## Task goal
Reproduce exactly the lines below from the one containing "Base64 string (12 characters): 0J4dtZpoh5uF" through the one containing "What are the", including both, and nothing else.

Recorded information Block Start

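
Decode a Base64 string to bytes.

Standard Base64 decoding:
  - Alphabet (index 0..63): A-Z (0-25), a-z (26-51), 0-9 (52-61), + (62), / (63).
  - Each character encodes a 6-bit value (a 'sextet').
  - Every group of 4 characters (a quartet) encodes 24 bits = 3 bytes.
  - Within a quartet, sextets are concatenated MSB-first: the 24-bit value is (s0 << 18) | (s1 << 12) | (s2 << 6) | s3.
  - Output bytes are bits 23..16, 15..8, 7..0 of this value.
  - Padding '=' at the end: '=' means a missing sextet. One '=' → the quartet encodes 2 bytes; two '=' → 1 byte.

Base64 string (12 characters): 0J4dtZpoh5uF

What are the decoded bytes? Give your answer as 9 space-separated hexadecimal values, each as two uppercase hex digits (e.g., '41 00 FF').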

Recorded information Block End
Recorded information Block Start

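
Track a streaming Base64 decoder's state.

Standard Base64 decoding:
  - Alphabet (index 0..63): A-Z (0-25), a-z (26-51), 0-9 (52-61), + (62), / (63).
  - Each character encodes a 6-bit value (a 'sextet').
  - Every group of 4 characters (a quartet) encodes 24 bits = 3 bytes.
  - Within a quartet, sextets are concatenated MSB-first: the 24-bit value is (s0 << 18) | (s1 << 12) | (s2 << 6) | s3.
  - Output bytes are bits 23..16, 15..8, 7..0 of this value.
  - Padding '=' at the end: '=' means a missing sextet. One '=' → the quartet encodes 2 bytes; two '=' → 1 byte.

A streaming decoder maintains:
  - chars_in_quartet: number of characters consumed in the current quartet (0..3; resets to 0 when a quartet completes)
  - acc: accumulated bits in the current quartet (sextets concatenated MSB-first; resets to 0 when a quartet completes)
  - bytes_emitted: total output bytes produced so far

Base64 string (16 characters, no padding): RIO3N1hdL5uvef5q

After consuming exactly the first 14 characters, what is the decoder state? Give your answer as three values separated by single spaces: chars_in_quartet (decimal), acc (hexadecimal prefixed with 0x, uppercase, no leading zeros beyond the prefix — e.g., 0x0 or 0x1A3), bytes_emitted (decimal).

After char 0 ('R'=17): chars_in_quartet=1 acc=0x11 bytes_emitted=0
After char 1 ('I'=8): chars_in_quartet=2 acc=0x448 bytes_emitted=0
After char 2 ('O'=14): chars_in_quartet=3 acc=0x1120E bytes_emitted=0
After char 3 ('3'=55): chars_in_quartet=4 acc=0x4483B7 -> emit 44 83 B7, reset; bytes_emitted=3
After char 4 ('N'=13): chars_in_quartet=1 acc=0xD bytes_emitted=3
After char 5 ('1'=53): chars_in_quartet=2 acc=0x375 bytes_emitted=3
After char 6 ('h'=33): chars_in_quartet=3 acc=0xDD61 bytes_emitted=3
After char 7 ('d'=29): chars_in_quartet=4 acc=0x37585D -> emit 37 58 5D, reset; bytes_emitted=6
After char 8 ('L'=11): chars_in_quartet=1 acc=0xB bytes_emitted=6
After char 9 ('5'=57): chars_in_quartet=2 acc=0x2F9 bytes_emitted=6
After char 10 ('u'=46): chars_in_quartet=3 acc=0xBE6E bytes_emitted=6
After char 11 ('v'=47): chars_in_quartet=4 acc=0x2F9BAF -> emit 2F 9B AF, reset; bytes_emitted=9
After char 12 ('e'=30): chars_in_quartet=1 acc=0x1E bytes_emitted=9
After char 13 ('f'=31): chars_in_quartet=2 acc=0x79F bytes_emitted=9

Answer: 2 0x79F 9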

Recorded information Block End
Recorded information Block Start

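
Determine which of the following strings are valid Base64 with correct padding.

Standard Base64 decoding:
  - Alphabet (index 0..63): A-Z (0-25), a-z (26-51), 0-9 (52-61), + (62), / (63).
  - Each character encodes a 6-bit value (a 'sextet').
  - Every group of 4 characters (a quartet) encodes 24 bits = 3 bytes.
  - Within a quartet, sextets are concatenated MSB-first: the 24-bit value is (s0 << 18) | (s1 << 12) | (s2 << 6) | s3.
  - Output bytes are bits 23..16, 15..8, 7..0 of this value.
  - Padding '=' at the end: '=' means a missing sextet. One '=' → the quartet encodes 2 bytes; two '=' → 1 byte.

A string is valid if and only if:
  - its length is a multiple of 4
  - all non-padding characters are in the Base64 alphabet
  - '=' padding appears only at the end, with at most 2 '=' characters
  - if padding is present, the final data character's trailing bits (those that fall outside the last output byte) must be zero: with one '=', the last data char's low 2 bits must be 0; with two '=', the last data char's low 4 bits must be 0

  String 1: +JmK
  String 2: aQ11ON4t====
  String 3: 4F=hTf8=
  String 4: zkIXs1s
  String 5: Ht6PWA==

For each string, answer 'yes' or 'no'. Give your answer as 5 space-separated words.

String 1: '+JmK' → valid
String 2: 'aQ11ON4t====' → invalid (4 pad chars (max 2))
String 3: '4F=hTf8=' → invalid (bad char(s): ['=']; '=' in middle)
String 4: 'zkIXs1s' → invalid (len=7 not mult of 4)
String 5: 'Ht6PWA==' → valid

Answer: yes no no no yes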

Recorded information Block End

## Result for this exercise
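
Base64 string (12 characters): 0J4dtZpoh5uF

What are the decoded bytes? Give your answer as 9 space-separated hexadecimal values, each as two uppercase hex digits (e.g., '41 00 FF').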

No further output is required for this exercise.